* _Exercise_
The line containing "CCC(C(=O)N)CCCC=1C(C(=O)OC)=C(C#N)C=C(C=1O)C(=O)OC" marks the end: quote every line from the start of the records below through it, word for word.
● ● ● ●
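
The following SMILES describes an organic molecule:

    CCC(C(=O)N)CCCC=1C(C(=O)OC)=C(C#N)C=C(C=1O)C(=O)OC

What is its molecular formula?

C18H22N2O6

Walk through each heavy atom and fill implicit hydrogens from standard valence (C 4, N 3, O 2, S 2, halogen 1):
  atom 1: C, bond orders sum to 1 (valence 4) → 3 H
  atom 2: C, bond orders sum to 2 (valence 4) → 2 H
  atom 3: C, bond orders sum to 3 (valence 4) → 1 H
  atom 4: C, bond orders sum to 4 (valence 4) → 0 H
  atom 5: O, bond orders sum to 2 (valence 2) → 0 H
  atom 6: N, bond orders sum to 1 (valence 3) → 2 H
  atom 7: C, bond orders sum to 2 (valence 4) → 2 H
  atom 8: C, bond orders sum to 2 (valence 4) → 2 H
  atom 9: C, bond orders sum to 2 (valence 4) → 2 H
  atom 10: C, bond orders sum to 4 (valence 4) → 0 H
  atom 11: C, bond orders sum to 4 (valence 4) → 0 H
  atom 12: C, bond orders sum to 4 (valence 4) → 0 H
  atom 13: O, bond orders sum to 2 (valence 2) → 0 H
  atom 14: O, bond orders sum to 2 (valence 2) → 0 H
  atom 15: C, bond orders sum to 1 (valence 4) → 3 H
  atom 16: C, bond orders sum to 4 (valence 4) → 0 H
  atom 17: C, bond orders sum to 4 (valence 4) → 0 H
  atom 18: N, bond orders sum to 3 (valence 3) → 0 H
  atom 19: C, bond orders sum to 3 (valence 4) → 1 H
  atom 20: C, bond orders sum to 4 (valence 4) → 0 H
  atom 21: C, bond orders sum to 4 (valence 4) → 0 H
  atom 22: O, bond orders sum to 1 (valence 2) → 1 H
  atom 23: C, bond orders sum to 4 (valence 4) → 0 H
  atom 24: O, bond orders sum to 2 (valence 2) → 0 H
  atom 25: O, bond orders sum to 2 (valence 2) → 0 H
  atom 26: C, bond orders sum to 1 (valence 4) → 3 H
Totals → C:18, H:22, N:2, O:6.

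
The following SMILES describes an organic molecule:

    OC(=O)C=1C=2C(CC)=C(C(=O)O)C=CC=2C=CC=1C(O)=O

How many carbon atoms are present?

15

Count every carbon token in the SMILES (each C, including those in ring-closure positions and inside branches).
Carbon count: 15.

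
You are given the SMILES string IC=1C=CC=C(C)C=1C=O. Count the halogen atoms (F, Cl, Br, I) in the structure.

Halogen atoms appear at heavy-atom position 1 (1×I).
Other groups present: 1 aldehyde.
Halogen count: 1.

1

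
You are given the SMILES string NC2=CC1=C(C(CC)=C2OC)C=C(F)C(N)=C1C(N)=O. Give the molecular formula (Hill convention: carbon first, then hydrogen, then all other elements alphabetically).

C14H16FN3O2

Walk through each heavy atom and fill implicit hydrogens from standard valence (C 4, N 3, O 2, S 2, halogen 1):
  atom 1: N, bond orders sum to 1 (valence 3) → 2 H
  atom 2: C, bond orders sum to 4 (valence 4) → 0 H
  atom 3: C, bond orders sum to 3 (valence 4) → 1 H
  atom 4: C, bond orders sum to 4 (valence 4) → 0 H
  atom 5: C, bond orders sum to 4 (valence 4) → 0 H
  atom 6: C, bond orders sum to 4 (valence 4) → 0 H
  atom 7: C, bond orders sum to 2 (valence 4) → 2 H
  atom 8: C, bond orders sum to 1 (valence 4) → 3 H
  atom 9: C, bond orders sum to 4 (valence 4) → 0 H
  atom 10: O, bond orders sum to 2 (valence 2) → 0 H
  atom 11: C, bond orders sum to 1 (valence 4) → 3 H
  atom 12: C, bond orders sum to 3 (valence 4) → 1 H
  atom 13: C, bond orders sum to 4 (valence 4) → 0 H
  atom 14: F (halogen, monovalent) → 0 H
  atom 15: C, bond orders sum to 4 (valence 4) → 0 H
  atom 16: N, bond orders sum to 1 (valence 3) → 2 H
  atom 17: C, bond orders sum to 4 (valence 4) → 0 H
  atom 18: C, bond orders sum to 4 (valence 4) → 0 H
  atom 19: N, bond orders sum to 1 (valence 3) → 2 H
  atom 20: O, bond orders sum to 2 (valence 2) → 0 H
Totals → C:14, H:16, F:1, N:3, O:2.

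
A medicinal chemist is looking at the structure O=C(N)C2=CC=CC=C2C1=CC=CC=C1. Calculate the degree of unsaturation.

9

Degree of unsaturation = (number of rings) + (number of π bonds).
Ring closures in the SMILES: 2.
π bonds: 7 double bonds (each 1 DoU) → 7 DoU from unsaturation.
Total DoU = 2 + 7 = 9.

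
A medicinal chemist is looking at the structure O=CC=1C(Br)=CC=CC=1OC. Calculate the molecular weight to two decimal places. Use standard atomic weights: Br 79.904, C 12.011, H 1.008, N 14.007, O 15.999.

First, the molecular formula is C8H7BrO2 (counting implicit H from valence).
  Br: 1 × 79.904 = 79.904
  C: 8 × 12.011 = 96.088
  H: 7 × 1.008 = 7.056
  O: 2 × 15.999 = 31.998
Sum: 1×79.904 + 8×12.011 + 7×1.008 + 2×15.999 = 215.046 → 215.05 g/mol.

215.05 g/mol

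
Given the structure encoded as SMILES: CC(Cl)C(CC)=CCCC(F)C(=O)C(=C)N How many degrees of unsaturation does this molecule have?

3

Molecular formula: C12H19ClFNO.
DoU = (2C + 2 + N − H − X) / 2, where X is the halogen count and O/S are ignored.
    = (2·12 + 2 + 1 − 19 − 2) / 2 = 6 / 2 = 3.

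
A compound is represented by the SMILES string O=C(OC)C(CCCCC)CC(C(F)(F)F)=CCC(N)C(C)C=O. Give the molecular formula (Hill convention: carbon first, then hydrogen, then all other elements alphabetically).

Walk through each heavy atom and fill implicit hydrogens from standard valence (C 4, N 3, O 2, S 2, halogen 1):
  atom 1: O, bond orders sum to 2 (valence 2) → 0 H
  atom 2: C, bond orders sum to 4 (valence 4) → 0 H
  atom 3: O, bond orders sum to 2 (valence 2) → 0 H
  atom 4: C, bond orders sum to 1 (valence 4) → 3 H
  atom 5: C, bond orders sum to 3 (valence 4) → 1 H
  atom 6: C, bond orders sum to 2 (valence 4) → 2 H
  atom 7: C, bond orders sum to 2 (valence 4) → 2 H
  atom 8: C, bond orders sum to 2 (valence 4) → 2 H
  atom 9: C, bond orders sum to 2 (valence 4) → 2 H
  atom 10: C, bond orders sum to 1 (valence 4) → 3 H
  atom 11: C, bond orders sum to 2 (valence 4) → 2 H
  atom 12: C, bond orders sum to 4 (valence 4) → 0 H
  atom 13: C, bond orders sum to 4 (valence 4) → 0 H
  atom 14: F (halogen, monovalent) → 0 H
  atom 15: F (halogen, monovalent) → 0 H
  atom 16: F (halogen, monovalent) → 0 H
  atom 17: C, bond orders sum to 3 (valence 4) → 1 H
  atom 18: C, bond orders sum to 2 (valence 4) → 2 H
  atom 19: C, bond orders sum to 3 (valence 4) → 1 H
  atom 20: N, bond orders sum to 1 (valence 3) → 2 H
  atom 21: C, bond orders sum to 3 (valence 4) → 1 H
  atom 22: C, bond orders sum to 1 (valence 4) → 3 H
  atom 23: C, bond orders sum to 3 (valence 4) → 1 H
  atom 24: O, bond orders sum to 2 (valence 2) → 0 H
Totals → C:17, H:28, F:3, N:1, O:3.
In Hill order: C17H28F3NO3.

C17H28F3NO3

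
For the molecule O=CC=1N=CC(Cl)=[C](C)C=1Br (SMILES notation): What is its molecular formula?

Walk through each heavy atom and fill implicit hydrogens from standard valence (C 4, N 3, O 2, S 2, halogen 1):
  atom 1: O, bond orders sum to 2 (valence 2) → 0 H
  atom 2: C, bond orders sum to 3 (valence 4) → 1 H
  atom 3: C, bond orders sum to 4 (valence 4) → 0 H
  atom 4: N, bond orders sum to 3 (valence 3) → 0 H
  atom 5: C, bond orders sum to 3 (valence 4) → 1 H
  atom 6: C, bond orders sum to 4 (valence 4) → 0 H
  atom 7: Cl (halogen, monovalent) → 0 H
  atom 8: C with explicit H count 0
  atom 9: C, bond orders sum to 1 (valence 4) → 3 H
  atom 10: C, bond orders sum to 4 (valence 4) → 0 H
  atom 11: Br (halogen, monovalent) → 0 H
Totals → C:7, H:5, Br:1, Cl:1, N:1, O:1.
In Hill order: C7H5BrClNO.

C7H5BrClNO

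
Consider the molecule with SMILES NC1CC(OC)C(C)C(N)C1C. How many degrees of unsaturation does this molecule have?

Molecular formula: C9H20N2O.
DoU = (2C + 2 + N − H − X) / 2, where X is the halogen count and O/S are ignored.
    = (2·9 + 2 + 2 − 20 − 0) / 2 = 2 / 2 = 1.

1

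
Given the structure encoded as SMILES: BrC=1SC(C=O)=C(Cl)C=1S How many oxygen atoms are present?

1

Scan the SMILES for O atoms (remember two-letter symbols like Cl and Br are single atoms).
Oxygen count: 1.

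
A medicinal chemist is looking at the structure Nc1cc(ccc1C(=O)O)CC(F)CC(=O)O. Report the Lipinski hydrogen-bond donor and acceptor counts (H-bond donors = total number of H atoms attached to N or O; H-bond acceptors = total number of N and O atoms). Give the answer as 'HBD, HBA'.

4, 5

Donors: find every N or O and count the H atoms it carries.
  atom 1 (N): bond orders sum to 1 → 2 H
  atom 9 (O): bond orders sum to 2 → 0 H
  atom 10 (O): bond orders sum to 1 → 1 H
  atom 16 (O): bond orders sum to 2 → 0 H
  atom 17 (O): bond orders sum to 1 → 1 H
Lipinski HBD = 4.
Acceptors: N atoms = 1, O atoms = 4 → HBA = 5.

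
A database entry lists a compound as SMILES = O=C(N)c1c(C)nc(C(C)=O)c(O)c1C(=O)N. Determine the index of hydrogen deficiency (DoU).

Molecular formula: C10H11N3O4.
DoU = (2C + 2 + N − H − X) / 2, where X is the halogen count and O/S are ignored.
    = (2·10 + 2 + 3 − 11 − 0) / 2 = 14 / 2 = 7.

7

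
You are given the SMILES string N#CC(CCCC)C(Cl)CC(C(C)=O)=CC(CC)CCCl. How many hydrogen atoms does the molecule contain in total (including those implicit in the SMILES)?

27

Walk through each heavy atom and fill implicit hydrogens from standard valence (C 4, N 3, O 2, S 2, halogen 1):
  atom 1: N, bond orders sum to 3 (valence 3) → 0 H
  atom 2: C, bond orders sum to 4 (valence 4) → 0 H
  atom 3: C, bond orders sum to 3 (valence 4) → 1 H
  atom 4: C, bond orders sum to 2 (valence 4) → 2 H
  atom 5: C, bond orders sum to 2 (valence 4) → 2 H
  atom 6: C, bond orders sum to 2 (valence 4) → 2 H
  atom 7: C, bond orders sum to 1 (valence 4) → 3 H
  atom 8: C, bond orders sum to 3 (valence 4) → 1 H
  atom 9: Cl (halogen, monovalent) → 0 H
  atom 10: C, bond orders sum to 2 (valence 4) → 2 H
  atom 11: C, bond orders sum to 4 (valence 4) → 0 H
  atom 12: C, bond orders sum to 4 (valence 4) → 0 H
  atom 13: C, bond orders sum to 1 (valence 4) → 3 H
  atom 14: O, bond orders sum to 2 (valence 2) → 0 H
  atom 15: C, bond orders sum to 3 (valence 4) → 1 H
  atom 16: C, bond orders sum to 3 (valence 4) → 1 H
  atom 17: C, bond orders sum to 2 (valence 4) → 2 H
  atom 18: C, bond orders sum to 1 (valence 4) → 3 H
  atom 19: C, bond orders sum to 2 (valence 4) → 2 H
  atom 20: C, bond orders sum to 2 (valence 4) → 2 H
  atom 21: Cl (halogen, monovalent) → 0 H
Total hydrogens: 27.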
● ● ● ●
* _Result for this exercise_
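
The following SMILES describes an organic molecule:

    CCC(C(=O)N)CCCC=1C(C(=O)OC)=C(C#N)C=C(C=1O)C(=O)OC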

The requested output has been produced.